» What is being asked: Go through the material and tally the lines containing the string "which". Give the total alone.

[Entries provided — start]

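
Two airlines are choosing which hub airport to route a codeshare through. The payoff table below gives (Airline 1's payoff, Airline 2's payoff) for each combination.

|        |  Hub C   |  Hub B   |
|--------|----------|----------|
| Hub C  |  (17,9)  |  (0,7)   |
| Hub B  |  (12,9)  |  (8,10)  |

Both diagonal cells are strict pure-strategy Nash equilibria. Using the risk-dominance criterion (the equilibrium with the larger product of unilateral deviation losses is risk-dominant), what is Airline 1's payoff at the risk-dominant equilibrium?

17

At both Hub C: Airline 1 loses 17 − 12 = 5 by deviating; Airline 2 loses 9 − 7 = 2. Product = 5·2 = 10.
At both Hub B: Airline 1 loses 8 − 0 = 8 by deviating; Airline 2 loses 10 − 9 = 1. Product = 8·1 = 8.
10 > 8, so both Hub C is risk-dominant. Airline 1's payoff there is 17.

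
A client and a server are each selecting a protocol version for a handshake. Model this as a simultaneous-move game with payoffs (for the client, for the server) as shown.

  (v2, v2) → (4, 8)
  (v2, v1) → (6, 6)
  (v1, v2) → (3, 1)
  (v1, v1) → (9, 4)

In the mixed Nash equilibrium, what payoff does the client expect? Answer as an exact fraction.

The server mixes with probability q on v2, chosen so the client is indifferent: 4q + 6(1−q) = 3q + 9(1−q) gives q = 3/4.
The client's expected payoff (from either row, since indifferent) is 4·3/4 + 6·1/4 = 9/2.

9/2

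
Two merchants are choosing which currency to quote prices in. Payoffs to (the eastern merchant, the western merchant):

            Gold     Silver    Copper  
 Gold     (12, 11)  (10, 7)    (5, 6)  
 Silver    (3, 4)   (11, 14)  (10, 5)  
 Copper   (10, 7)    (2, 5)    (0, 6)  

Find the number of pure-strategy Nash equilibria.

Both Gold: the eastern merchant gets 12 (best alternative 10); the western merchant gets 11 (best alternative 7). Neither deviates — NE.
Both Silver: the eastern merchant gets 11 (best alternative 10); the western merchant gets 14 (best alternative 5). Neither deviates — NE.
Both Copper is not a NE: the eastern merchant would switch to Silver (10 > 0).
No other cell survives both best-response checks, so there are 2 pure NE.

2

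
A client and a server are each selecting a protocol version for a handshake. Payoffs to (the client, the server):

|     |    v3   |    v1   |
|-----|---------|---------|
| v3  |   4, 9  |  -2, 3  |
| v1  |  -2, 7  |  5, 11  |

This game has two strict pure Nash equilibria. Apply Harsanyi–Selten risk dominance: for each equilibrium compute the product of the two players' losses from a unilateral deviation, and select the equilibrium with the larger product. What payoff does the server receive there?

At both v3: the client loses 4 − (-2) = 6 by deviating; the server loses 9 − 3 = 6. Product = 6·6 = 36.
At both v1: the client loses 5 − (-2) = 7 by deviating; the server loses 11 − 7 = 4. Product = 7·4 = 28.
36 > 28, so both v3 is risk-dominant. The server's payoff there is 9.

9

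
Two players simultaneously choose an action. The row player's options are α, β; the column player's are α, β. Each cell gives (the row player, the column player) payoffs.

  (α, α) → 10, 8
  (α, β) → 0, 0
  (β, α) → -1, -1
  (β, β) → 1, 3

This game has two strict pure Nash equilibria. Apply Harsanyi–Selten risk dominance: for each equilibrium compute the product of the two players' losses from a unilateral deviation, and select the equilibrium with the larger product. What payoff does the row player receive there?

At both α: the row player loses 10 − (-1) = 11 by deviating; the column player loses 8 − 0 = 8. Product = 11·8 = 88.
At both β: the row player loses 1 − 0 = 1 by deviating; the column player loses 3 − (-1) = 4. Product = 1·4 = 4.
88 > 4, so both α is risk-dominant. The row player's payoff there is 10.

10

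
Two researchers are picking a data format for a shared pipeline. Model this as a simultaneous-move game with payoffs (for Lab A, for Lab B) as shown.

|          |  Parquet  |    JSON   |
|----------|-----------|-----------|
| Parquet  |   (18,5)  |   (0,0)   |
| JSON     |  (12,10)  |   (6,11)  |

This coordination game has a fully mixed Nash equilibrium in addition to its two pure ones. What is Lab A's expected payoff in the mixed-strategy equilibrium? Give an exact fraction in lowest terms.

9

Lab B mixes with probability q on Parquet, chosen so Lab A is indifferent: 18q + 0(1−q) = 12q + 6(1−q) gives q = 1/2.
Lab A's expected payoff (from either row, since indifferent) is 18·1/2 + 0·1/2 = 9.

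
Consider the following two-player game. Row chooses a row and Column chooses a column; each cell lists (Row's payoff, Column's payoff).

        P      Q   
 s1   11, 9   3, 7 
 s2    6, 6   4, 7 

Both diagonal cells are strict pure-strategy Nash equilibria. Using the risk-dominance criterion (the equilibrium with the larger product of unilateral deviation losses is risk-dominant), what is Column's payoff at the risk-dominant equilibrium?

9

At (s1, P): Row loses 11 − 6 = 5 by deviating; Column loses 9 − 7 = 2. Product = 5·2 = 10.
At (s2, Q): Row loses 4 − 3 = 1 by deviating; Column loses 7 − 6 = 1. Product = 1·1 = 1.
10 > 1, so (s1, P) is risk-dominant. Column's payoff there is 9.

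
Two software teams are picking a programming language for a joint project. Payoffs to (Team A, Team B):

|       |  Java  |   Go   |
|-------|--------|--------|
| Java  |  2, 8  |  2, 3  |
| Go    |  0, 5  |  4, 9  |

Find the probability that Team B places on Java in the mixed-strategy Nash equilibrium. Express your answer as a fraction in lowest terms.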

[Entries provided — finish]

» The completed task: 2